» EXERCISE INSTRUCTIONS: Could you print every record below exactly as written?

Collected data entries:

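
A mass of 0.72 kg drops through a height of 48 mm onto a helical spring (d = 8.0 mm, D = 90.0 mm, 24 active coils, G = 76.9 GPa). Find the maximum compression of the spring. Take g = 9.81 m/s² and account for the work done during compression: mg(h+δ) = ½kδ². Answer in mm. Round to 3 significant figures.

k = Gd⁴/(8D³N_a) = (76.9×10³)(8.0⁴)/(8·90.0³·24) = 2.2504 N/mm
W = mg = 0.72 × 9.81 = 7.0632 N
½kδ² − Wδ − Wh = 0 → δ = (W + √(W² + 2kWh))/k
δ = (7.0632 + √(49.889 + 1525.91))/2.2504 = (7.0632 + 39.696)/2.2504 = 20.778 mm

20.8 mm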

» PROBLEM SOLUTION:
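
A mass of 0.72 kg drops through a height of 48 mm onto a helical spring (d = 8.0 mm, D = 90.0 mm, 24 active coils, G = 76.9 GPa). Find the maximum compression of the spring. Take g = 9.81 m/s² and account for the work done during compression: mg(h+δ) = ½kδ². Answer in mm. Round to 3 significant figures.

k = Gd⁴/(8D³N_a) = (76.9×10³)(8.0⁴)/(8·90.0³·24) = 2.2504 N/mm
W = mg = 0.72 × 9.81 = 7.0632 N
½kδ² − Wδ − Wh = 0 → δ = (W + √(W² + 2kWh))/k
δ = (7.0632 + √(49.889 + 1525.91))/2.2504 = (7.0632 + 39.696)/2.2504 = 20.778 mm

20.8 mm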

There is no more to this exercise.